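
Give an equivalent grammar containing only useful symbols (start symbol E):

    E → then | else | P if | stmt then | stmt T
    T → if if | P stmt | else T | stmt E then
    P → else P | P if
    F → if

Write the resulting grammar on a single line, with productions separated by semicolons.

Generating nonterminals: {E, F, T}.
Reachable from E after that: {E, T}.
Removed useless symbols: {F, P} and every production mentioning them.

E → then | else | stmt then | stmt T; T → if if | else T | stmt E then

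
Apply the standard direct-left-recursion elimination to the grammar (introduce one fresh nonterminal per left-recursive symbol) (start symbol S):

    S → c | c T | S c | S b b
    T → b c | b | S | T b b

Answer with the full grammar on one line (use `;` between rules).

S → c S' | c T S'; T → b c T' | b T' | S T'; S' → c S' | b b S' | ε; T' → b b T' | ε

Left recursion appears on S, T.
For S: α = {c, b b}, β = {c, c T}. Rewrite as S → β S' and S' → α S' | ε.
For T: α = {b b}, β = {b c, b, S}. Rewrite as T → β T' and T' → α T' | ε.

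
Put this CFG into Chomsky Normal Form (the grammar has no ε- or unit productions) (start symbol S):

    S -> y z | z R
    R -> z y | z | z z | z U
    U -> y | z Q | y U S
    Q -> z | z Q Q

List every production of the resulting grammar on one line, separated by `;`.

S -> X1 X2 | X2 R; R -> X2 X1 | z | X2 X2 | X2 U; U -> y | X2 Q | X1 Y1; Q -> z | X2 Y2; X1 -> y; X2 -> z; Y1 -> U S; Y2 -> Q Q

Introduce a nonterminal for each terminal appearing in a rule of length ≥ 2: X1 → y, X2 → z.
Binarize each right-hand side of length ≥ 3 by chaining fresh nonterminals (Y1, Y2, …): affected rules were U → X1 U S; Q → X2 Q Q.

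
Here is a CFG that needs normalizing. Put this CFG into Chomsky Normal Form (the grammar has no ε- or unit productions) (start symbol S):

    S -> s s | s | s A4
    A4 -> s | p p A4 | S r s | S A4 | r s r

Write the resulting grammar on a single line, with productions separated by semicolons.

Introduce a nonterminal for each terminal appearing in a rule of length ≥ 2: X1 → s, X2 → p, X3 → r.
Binarize each right-hand side of length ≥ 3 by chaining fresh nonterminals (Y1, Y2, …): affected rules were A4 → X2 X2 A4; A4 → S X3 X1; A4 → X3 X1 X3.

S -> X1 X1 | s | X1 A4; A4 -> s | X2 Y1 | S Y2 | S A4 | X3 Y3; X1 -> s; X2 -> p; X3 -> r; Y1 -> X2 A4; Y2 -> X3 X1; Y3 -> X1 X3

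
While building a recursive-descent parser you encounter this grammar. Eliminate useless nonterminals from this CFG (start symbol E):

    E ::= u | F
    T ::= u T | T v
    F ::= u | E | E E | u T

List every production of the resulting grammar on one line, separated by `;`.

E ::= u | F; F ::= u | E | E E

Generating nonterminals: {E, F}.
Reachable from E after that: {E, F}.
Removed useless symbols: {T} and every production mentioning them.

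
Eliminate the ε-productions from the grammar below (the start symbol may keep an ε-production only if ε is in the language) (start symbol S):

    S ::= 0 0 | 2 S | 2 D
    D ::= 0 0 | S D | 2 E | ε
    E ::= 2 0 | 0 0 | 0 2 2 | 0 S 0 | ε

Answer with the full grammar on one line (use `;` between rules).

S ::= 0 0 | 2 S | 2 D | 2; D ::= 0 0 | S D | S | 2 E | 2; E ::= 2 0 | 0 0 | 0 2 2 | 0 S 0

Nullable nonterminals: {D, E}.
ε ∉ L(G), so no ε-production is kept.
Expand every rule over subsets of its nullable positions: S → 2 D gives 2 D | 2. D → S D gives S D | S. D → 2 E gives 2 E | 2.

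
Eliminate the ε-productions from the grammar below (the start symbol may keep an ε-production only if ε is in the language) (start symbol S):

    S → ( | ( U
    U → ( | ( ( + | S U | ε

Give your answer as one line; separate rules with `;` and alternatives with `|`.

The nullable symbols are {U}.
ε ∉ L(G), so no ε-production is kept.
Expand every rule over subsets of its nullable positions: U → S U gives S U | S.

S → ( | ( U; U → ( | ( ( + | S U | S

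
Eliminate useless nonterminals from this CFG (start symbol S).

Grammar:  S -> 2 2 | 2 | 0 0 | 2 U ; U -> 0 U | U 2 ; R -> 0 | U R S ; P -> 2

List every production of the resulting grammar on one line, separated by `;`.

Generating nonterminals: {P, R, S}.
Reachable from S after that: {S}.
Removed useless symbols: {P, R, U} and every production mentioning them.

S -> 2 2 | 2 | 0 0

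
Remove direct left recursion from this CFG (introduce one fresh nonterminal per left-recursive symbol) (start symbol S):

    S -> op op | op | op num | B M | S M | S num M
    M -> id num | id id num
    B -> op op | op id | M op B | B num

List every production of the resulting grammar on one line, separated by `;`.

S -> op op S' | op S' | op num S' | B M S'; M -> id num | id id num; B -> op op B' | op id B' | M op B B'; S' -> M S' | num M S' | eps; B' -> num B' | eps

Left recursion appears on S, B.
For S: α = {M, num M}, β = {op op, op, op num, B M}. Rewrite as S → β S' and S' → α S' | ε.
For B: α = {num}, β = {op op, op id, M op B}. Rewrite as B → β B' and B' → α B' | ε.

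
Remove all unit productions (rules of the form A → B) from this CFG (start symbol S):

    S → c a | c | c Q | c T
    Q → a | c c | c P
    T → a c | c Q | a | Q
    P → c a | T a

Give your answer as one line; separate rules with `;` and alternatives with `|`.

S → c a | c | c Q | c T; Q → a | c c | c P; T → a | c c | c P | a c | c Q; P → c a | T a

Unit pairs: T ⇒* {Q}.
Replace each nonterminal's rules with the union of the non-unit rules of every nonterminal it unit-derives.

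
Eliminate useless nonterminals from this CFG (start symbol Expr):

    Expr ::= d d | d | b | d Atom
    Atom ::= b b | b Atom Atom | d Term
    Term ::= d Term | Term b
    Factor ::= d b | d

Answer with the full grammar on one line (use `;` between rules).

Expr ::= d d | d | b | d Atom; Atom ::= b b | b Atom Atom

Generating nonterminals: {Atom, Expr, Factor}.
Reachable from Expr after that: {Atom, Expr}.
Removed useless symbols: {Factor, Term} and every production mentioning them.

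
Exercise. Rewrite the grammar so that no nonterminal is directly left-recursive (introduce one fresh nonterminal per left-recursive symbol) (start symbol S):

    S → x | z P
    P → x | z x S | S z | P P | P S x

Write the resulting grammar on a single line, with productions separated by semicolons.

S → x | z P; P → x P' | z x S P' | S z P'; P' → P P' | S x P' | ε

Left recursion appears on P.
For P: α = {P, S x}, β = {x, z x S, S z}. Rewrite as P → β P' and P' → α P' | ε.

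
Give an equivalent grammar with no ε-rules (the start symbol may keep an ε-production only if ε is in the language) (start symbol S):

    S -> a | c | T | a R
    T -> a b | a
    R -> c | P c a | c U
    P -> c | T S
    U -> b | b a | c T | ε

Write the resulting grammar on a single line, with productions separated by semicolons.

Nullable nonterminals: {U}.
ε ∉ L(G), so no ε-production is kept.

S -> a | c | T | a R; T -> a b | a; R -> c | P c a | c U; P -> c | T S; U -> b | b a | c T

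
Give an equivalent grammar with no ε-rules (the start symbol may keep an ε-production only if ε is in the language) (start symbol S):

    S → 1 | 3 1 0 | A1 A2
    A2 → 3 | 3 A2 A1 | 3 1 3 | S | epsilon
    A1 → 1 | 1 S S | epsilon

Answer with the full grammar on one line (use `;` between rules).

S → 1 | 3 1 0 | A1 A2 | A1 | A2 | ε; A2 → 3 | 3 A2 A1 | 3 A2 | 3 A1 | 3 1 3 | S; A1 → 1 | 1 S S | 1 S

Nullable set = {A1, A2, S}.
ε ∈ L(G) since S is nullable, so keep S → ε.
Add the nullable-subset variants: S → A1 A2 gives A1 A2 | A1 | A2. A2 → 3 A2 A1 gives 3 A2 A1 | 3 A2 | 3 A1. A1 → 1 S S gives 1 S S | 1 S.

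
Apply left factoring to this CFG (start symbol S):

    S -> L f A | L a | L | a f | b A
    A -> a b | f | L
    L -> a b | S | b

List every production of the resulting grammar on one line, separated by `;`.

S -> a f | b A | L S'; A -> a b | f | L; L -> a b | S | b; S' -> f A | a | ε

S has alternatives sharing prefix 'L': factor to S → L S' with S' → f A | a | ε.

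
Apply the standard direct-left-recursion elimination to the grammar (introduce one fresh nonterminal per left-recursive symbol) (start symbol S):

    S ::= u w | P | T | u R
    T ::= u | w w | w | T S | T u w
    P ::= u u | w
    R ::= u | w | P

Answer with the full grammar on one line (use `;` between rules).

S ::= u w | P | T | u R; T ::= u T' | w w T' | w T'; P ::= u u | w; R ::= u | w | P; T' ::= S T' | u w T' | eps

Directly left-recursive nonterminal: T.
For T: α = {S, u w}, β = {u, w w, w}. Rewrite as T → β T' and T' → α T' | ε.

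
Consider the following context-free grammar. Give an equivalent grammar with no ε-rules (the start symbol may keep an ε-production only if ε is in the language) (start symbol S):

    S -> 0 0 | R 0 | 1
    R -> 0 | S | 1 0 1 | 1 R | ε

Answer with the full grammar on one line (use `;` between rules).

Nullable nonterminals: {R}.
ε ∉ L(G), so no ε-production is kept.
For each production, add variants omitting each subset of nullable occurrences: S → R 0 gives R 0 | 0. R → 1 R gives 1 R | 1.

S -> 0 0 | R 0 | 0 | 1; R -> 0 | S | 1 0 1 | 1 R | 1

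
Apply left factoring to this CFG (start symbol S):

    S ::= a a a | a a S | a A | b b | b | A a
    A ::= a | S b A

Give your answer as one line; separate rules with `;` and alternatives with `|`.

S ::= A a | a S' | b S''; A ::= a | S b A; S' ::= A | a S'''; S'' ::= b | epsilon; S''' ::= a | S

S has alternatives sharing prefix 'a': factor to S → a S' with S' → a a | a S | A.
S has alternatives sharing prefix 'b': factor to S → b S'' with S'' → b | ε.
S' has alternatives sharing prefix 'a': factor to S' → a S''' with S''' → a | S.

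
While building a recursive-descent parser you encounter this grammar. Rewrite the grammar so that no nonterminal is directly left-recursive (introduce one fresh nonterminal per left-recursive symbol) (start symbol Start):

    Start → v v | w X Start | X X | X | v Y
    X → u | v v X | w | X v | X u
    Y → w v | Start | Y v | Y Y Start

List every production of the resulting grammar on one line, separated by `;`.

Left recursion appears on X, Y.
For X: α = {v, u}, β = {u, v v X, w}. Rewrite as X → β X1 and X1 → α X1 | ε.
For Y: α = {v, Y Start}, β = {w v, Start}. Rewrite as Y → β Y1 and Y1 → α Y1 | ε.

Start → v v | w X Start | X X | X | v Y; X → u X1 | v v X X1 | w X1; Y → w v Y1 | Start Y1; X1 → v X1 | u X1 | ε; Y1 → v Y1 | Y Start Y1 | ε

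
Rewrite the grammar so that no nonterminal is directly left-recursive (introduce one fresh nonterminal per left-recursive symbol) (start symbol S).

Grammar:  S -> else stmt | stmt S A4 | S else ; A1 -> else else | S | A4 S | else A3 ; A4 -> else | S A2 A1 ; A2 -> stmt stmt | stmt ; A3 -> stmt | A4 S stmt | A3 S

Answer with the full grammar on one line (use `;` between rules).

S -> else stmt S' | stmt S A4 S'; A1 -> else else | S | A4 S | else A3; A4 -> else | S A2 A1; A2 -> stmt stmt | stmt; A3 -> stmt A3' | A4 S stmt A3'; S' -> else S' | ε; A3' -> S A3' | ε

S, A3 are directly left-recursive.
For S: α = {else}, β = {else stmt, stmt S A4}. Rewrite as S → β S' and S' → α S' | ε.
For A3: α = {S}, β = {stmt, A4 S stmt}. Rewrite as A3 → β A3' and A3' → α A3' | ε.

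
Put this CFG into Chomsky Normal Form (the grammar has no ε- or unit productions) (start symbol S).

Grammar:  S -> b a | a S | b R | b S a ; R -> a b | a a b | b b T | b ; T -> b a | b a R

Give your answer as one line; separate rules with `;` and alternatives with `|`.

S -> X1 X2 | X2 S | X1 R | X1 Y1; R -> X2 X1 | X2 Y2 | X1 Y3 | b; T -> X1 X2 | X1 Y4; X1 -> b; X2 -> a; Y1 -> S X2; Y2 -> X2 X1; Y3 -> X1 T; Y4 -> X2 R

Introduce a nonterminal for each terminal appearing in a rule of length ≥ 2: X1 → b, X2 → a.
Binarize each right-hand side of length ≥ 3 by chaining fresh nonterminals (Y1, Y2, …): affected rules were S → X1 S X2; R → X2 X2 X1; R → X1 X1 T; T → X1 X2 R.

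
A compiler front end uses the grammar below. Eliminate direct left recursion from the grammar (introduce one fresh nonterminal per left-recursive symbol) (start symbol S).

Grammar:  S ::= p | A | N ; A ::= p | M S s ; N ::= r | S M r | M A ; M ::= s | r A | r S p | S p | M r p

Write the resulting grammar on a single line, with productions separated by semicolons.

Directly left-recursive nonterminal: M.
For M: α = {r p}, β = {s, r A, r S p, S p}. Rewrite as M → β M' and M' → α M' | ε.

S ::= p | A | N; A ::= p | M S s; N ::= r | S M r | M A; M ::= s M' | r A M' | r S p M' | S p M'; M' ::= r p M' | epsilon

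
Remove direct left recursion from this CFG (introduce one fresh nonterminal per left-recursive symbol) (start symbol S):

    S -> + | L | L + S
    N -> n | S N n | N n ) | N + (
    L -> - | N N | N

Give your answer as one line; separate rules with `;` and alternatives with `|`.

S -> + | L | L + S; N -> n N' | S N n N'; L -> - | N N | N; N' -> n ) N' | + ( N' | ε

N is directly left-recursive.
For N: α = {n ), + (}, β = {n, S N n}. Rewrite as N → β N' and N' → α N' | ε.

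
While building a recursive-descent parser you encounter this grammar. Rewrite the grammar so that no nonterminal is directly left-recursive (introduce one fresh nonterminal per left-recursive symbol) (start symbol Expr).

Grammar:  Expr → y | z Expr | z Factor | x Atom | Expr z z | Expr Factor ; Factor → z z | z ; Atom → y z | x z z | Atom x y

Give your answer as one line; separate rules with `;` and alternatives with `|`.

Expr, Atom are directly left-recursive.
For Expr: α = {z z, Factor}, β = {y, z Expr, z Factor, x Atom}. Rewrite as Expr → β Expr1 and Expr1 → α Expr1 | ε.
For Atom: α = {x y}, β = {y z, x z z}. Rewrite as Atom → β Atom1 and Atom1 → α Atom1 | ε.

Expr → y Expr1 | z Expr Expr1 | z Factor Expr1 | x Atom Expr1; Factor → z z | z; Atom → y z Atom1 | x z z Atom1; Expr1 → z z Expr1 | Factor Expr1 | ε; Atom1 → x y Atom1 | ε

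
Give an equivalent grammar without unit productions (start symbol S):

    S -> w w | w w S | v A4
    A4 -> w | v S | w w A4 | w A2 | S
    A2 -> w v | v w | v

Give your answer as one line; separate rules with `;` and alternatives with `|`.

Unit pairs: A4 ⇒* {S}.
Replace each nonterminal's rules with the union of the non-unit rules of every nonterminal it unit-derives.

S -> w w | w w S | v A4; A4 -> w | v S | w w A4 | w A2 | w w | w w S | v A4; A2 -> w v | v w | v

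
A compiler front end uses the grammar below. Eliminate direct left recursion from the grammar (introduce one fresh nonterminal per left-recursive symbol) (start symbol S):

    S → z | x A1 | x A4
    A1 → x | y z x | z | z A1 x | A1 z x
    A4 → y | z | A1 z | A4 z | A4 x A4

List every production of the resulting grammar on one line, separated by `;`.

S → z | x A1 | x A4; A1 → x A1' | y z x A1' | z A1' | z A1 x A1'; A4 → y A4' | z A4' | A1 z A4'; A1' → z x A1' | ε; A4' → z A4' | x A4 A4' | ε

Left recursion appears on A1, A4.
For A1: α = {z x}, β = {x, y z x, z, z A1 x}. Rewrite as A1 → β A1' and A1' → α A1' | ε.
For A4: α = {z, x A4}, β = {y, z, A1 z}. Rewrite as A4 → β A4' and A4' → α A4' | ε.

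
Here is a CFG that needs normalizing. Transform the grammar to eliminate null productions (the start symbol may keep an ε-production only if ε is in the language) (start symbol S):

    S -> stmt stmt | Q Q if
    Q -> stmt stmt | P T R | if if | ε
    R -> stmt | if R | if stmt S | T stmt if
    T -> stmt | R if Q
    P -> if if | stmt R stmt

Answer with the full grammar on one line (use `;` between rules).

S -> stmt stmt | Q Q if | Q if | if; Q -> stmt stmt | P T R | if if; R -> stmt | if R | if stmt S | T stmt if; T -> stmt | R if Q | R if; P -> if if | stmt R stmt

Nullable nonterminals: {Q}.
ε ∉ L(G), so no ε-production is kept.
Expand every rule over subsets of its nullable positions: S → Q Q if gives Q Q if | Q if | if. T → R if Q gives R if Q | R if.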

• _Exercise aim_: Once the line containing "A4 -> s | p p A4 | S r s | S A4 | r s r" has been written out, please stop; every line before it, back to the first line of the records above, should be given exactly.

• _Answer section_:
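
Give an equivalent grammar containing only useful symbols (start symbol E):

    E → then | else | P if | stmt then | stmt T
    T → if if | P stmt | else T | stmt E then
    P → else P | P if
    F → if

Write the resulting grammar on a single line, with productions separated by semicolons.

Generating nonterminals: {E, F, T}.
Reachable from E after that: {E, T}.
Removed useless symbols: {F, P} and every production mentioning them.

E → then | else | stmt then | stmt T; T → if if | else T | stmt E then

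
Apply the standard direct-left-recursion elimination to the grammar (introduce one fresh nonterminal per left-recursive symbol) (start symbol S):

    S → c | c T | S c | S b b
    T → b c | b | S | T b b

Answer with the full grammar on one line (use `;` between rules).

S → c S' | c T S'; T → b c T' | b T' | S T'; S' → c S' | b b S' | ε; T' → b b T' | ε

Left recursion appears on S, T.
For S: α = {c, b b}, β = {c, c T}. Rewrite as S → β S' and S' → α S' | ε.
For T: α = {b b}, β = {b c, b, S}. Rewrite as T → β T' and T' → α T' | ε.

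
Put this CFG into Chomsky Normal Form (the grammar has no ε- or unit productions) (start symbol S):

    S -> y z | z R
    R -> z y | z | z z | z U
    U -> y | z Q | y U S
    Q -> z | z Q Q

List every production of the resulting grammar on one line, separated by `;`.

S -> X1 X2 | X2 R; R -> X2 X1 | z | X2 X2 | X2 U; U -> y | X2 Q | X1 Y1; Q -> z | X2 Y2; X1 -> y; X2 -> z; Y1 -> U S; Y2 -> Q Q

Introduce a nonterminal for each terminal appearing in a rule of length ≥ 2: X1 → y, X2 → z.
Binarize each right-hand side of length ≥ 3 by chaining fresh nonterminals (Y1, Y2, …): affected rules were U → X1 U S; Q → X2 Q Q.

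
Here is a CFG that needs normalizing. Put this CFG into Chomsky Normal Form (the grammar has no ε- or unit productions) (start symbol S):

    S -> s s | s | s A4
    A4 -> s | p p A4 | S r s | S A4 | r s r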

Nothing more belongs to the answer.